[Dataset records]
-- Opening Marker --
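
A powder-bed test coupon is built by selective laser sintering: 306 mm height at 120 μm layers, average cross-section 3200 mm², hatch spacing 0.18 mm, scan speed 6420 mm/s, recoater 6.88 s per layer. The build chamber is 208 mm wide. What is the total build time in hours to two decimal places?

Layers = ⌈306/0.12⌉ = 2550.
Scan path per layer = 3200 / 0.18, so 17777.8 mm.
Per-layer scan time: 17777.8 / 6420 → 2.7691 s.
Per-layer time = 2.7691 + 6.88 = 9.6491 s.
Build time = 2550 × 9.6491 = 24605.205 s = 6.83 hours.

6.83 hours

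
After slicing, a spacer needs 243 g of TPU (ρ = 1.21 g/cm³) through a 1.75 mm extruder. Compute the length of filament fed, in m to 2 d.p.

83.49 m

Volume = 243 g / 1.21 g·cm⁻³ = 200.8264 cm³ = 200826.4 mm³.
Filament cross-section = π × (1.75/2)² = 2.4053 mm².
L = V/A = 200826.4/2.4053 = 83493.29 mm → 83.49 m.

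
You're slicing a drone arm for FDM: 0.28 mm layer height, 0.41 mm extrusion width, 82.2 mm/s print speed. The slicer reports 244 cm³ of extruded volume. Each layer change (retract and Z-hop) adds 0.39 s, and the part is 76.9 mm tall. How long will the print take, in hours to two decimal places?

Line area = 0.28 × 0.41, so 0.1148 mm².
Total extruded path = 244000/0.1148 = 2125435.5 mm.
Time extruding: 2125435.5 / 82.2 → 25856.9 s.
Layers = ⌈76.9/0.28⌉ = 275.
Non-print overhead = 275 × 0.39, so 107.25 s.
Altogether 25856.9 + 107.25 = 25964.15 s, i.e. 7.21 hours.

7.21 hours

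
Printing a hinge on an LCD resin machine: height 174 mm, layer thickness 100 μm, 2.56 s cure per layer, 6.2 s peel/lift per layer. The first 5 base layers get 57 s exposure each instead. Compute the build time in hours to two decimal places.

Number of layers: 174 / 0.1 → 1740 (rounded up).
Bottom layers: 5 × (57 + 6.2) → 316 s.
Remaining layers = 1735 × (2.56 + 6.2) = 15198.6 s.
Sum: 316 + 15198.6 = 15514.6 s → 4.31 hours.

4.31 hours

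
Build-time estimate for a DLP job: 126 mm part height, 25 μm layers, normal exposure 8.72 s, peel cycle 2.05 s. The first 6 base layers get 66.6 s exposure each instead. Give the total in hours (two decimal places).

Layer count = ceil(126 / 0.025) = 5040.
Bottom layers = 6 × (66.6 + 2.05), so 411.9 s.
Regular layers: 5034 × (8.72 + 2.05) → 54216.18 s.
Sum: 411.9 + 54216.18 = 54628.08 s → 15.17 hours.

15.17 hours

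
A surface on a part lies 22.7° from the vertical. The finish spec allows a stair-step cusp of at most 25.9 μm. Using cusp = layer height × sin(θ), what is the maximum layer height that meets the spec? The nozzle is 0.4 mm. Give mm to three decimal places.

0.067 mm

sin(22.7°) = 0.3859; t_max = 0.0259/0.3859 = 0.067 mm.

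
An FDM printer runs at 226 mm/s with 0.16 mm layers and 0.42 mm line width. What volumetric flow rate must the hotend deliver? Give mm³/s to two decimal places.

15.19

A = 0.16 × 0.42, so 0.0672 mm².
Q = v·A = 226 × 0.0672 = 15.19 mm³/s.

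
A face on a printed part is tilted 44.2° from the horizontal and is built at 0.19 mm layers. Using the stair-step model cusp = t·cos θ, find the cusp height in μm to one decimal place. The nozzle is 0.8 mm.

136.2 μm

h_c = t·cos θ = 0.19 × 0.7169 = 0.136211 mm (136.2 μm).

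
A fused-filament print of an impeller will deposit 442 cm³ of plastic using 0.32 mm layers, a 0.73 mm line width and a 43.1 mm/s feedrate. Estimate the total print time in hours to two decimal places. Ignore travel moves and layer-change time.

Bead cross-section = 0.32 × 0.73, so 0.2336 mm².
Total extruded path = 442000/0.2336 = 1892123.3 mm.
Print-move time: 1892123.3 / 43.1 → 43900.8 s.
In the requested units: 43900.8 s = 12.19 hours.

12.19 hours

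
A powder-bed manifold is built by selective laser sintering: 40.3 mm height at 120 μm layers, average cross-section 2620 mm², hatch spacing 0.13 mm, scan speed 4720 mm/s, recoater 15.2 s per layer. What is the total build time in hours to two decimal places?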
-- Closing Marker --
Please repeat each entry exactly as written.

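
A powder-bed test coupon is built by selective laser sintering: 306 mm height at 120 μm layers, average cross-section 3200 mm², hatch spacing 0.18 mm, scan speed 6420 mm/s, recoater 6.88 s per layer. The build chamber is 208 mm wide. What is the total build time in hours to two decimal places?

Layers = ⌈306/0.12⌉ = 2550.
Scan path per layer = 3200 / 0.18, so 17777.8 mm.
Per-layer scan time: 17777.8 / 6420 → 2.7691 s.
Per-layer time = 2.7691 + 6.88 = 9.6491 s.
Build time = 2550 × 9.6491 = 24605.205 s = 6.83 hours.

6.83 hours

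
After slicing, a spacer needs 243 g of TPU (ρ = 1.21 g/cm³) through a 1.75 mm extruder. Compute the length of filament fed, in m to 2 d.p.

83.49 m

Volume = 243 g / 1.21 g·cm⁻³ = 200.8264 cm³ = 200826.4 mm³.
Filament cross-section = π × (1.75/2)² = 2.4053 mm².
L = V/A = 200826.4/2.4053 = 83493.29 mm → 83.49 m.

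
You're slicing a drone arm for FDM: 0.28 mm layer height, 0.41 mm extrusion width, 82.2 mm/s print speed. The slicer reports 244 cm³ of extruded volume. Each layer change (retract and Z-hop) adds 0.39 s, and the part is 76.9 mm tall. How long will the print take, in hours to two decimal places?

Line area = 0.28 × 0.41, so 0.1148 mm².
Total extruded path = 244000/0.1148 = 2125435.5 mm.
Time extruding: 2125435.5 / 82.2 → 25856.9 s.
Layers = ⌈76.9/0.28⌉ = 275.
Non-print overhead = 275 × 0.39, so 107.25 s.
Altogether 25856.9 + 107.25 = 25964.15 s, i.e. 7.21 hours.

7.21 hours

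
Printing a hinge on an LCD resin machine: height 174 mm, layer thickness 100 μm, 2.56 s cure per layer, 6.2 s peel/lift per layer. The first 5 base layers get 57 s exposure each instead. Compute the build time in hours to two decimal places.

Number of layers: 174 / 0.1 → 1740 (rounded up).
Bottom layers: 5 × (57 + 6.2) → 316 s.
Remaining layers = 1735 × (2.56 + 6.2) = 15198.6 s.
Sum: 316 + 15198.6 = 15514.6 s → 4.31 hours.

4.31 hours

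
Build-time estimate for a DLP job: 126 mm part height, 25 μm layers, normal exposure 8.72 s, peel cycle 2.05 s. The first 6 base layers get 66.6 s exposure each instead. Give the total in hours (two decimal places).

Layer count = ceil(126 / 0.025) = 5040.
Bottom layers = 6 × (66.6 + 2.05), so 411.9 s.
Regular layers: 5034 × (8.72 + 2.05) → 54216.18 s.
Sum: 411.9 + 54216.18 = 54628.08 s → 15.17 hours.

15.17 hours

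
A surface on a part lies 22.7° from the vertical. The finish spec allows a stair-step cusp of at most 25.9 μm. Using cusp = layer height × sin(θ), what is the maximum layer height that meets the spec? The nozzle is 0.4 mm. Give mm to three decimal places.

0.067 mm

sin(22.7°) = 0.3859; t_max = 0.0259/0.3859 = 0.067 mm.

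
An FDM printer runs at 226 mm/s with 0.16 mm layers and 0.42 mm line width. What volumetric flow rate must the hotend deliver? Give mm³/s to two decimal places.

15.19

A = 0.16 × 0.42, so 0.0672 mm².
Q = v·A = 226 × 0.0672 = 15.19 mm³/s.

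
A face on a printed part is tilted 44.2° from the horizontal and is built at 0.19 mm layers. Using the stair-step model cusp = t·cos θ, find the cusp height in μm to one decimal place. The nozzle is 0.8 mm.

136.2 μm

h_c = t·cos θ = 0.19 × 0.7169 = 0.136211 mm (136.2 μm).

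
A fused-filament print of an impeller will deposit 442 cm³ of plastic using 0.32 mm layers, a 0.73 mm line width and a 43.1 mm/s feedrate. Estimate the total print time in hours to two decimal places. Ignore travel moves and layer-change time.

Bead cross-section = 0.32 × 0.73, so 0.2336 mm².
Total extruded path = 442000/0.2336 = 1892123.3 mm.
Print-move time: 1892123.3 / 43.1 → 43900.8 s.
In the requested units: 43900.8 s = 12.19 hours.

12.19 hours

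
A powder-bed manifold is built by selective laser sintering: 40.3 mm height at 120 μm layers, average cross-section 2620 mm², hatch spacing 0.13 mm, scan speed 4720 mm/s, recoater 15.2 s per layer. What is the total build time in hours to two decimal places?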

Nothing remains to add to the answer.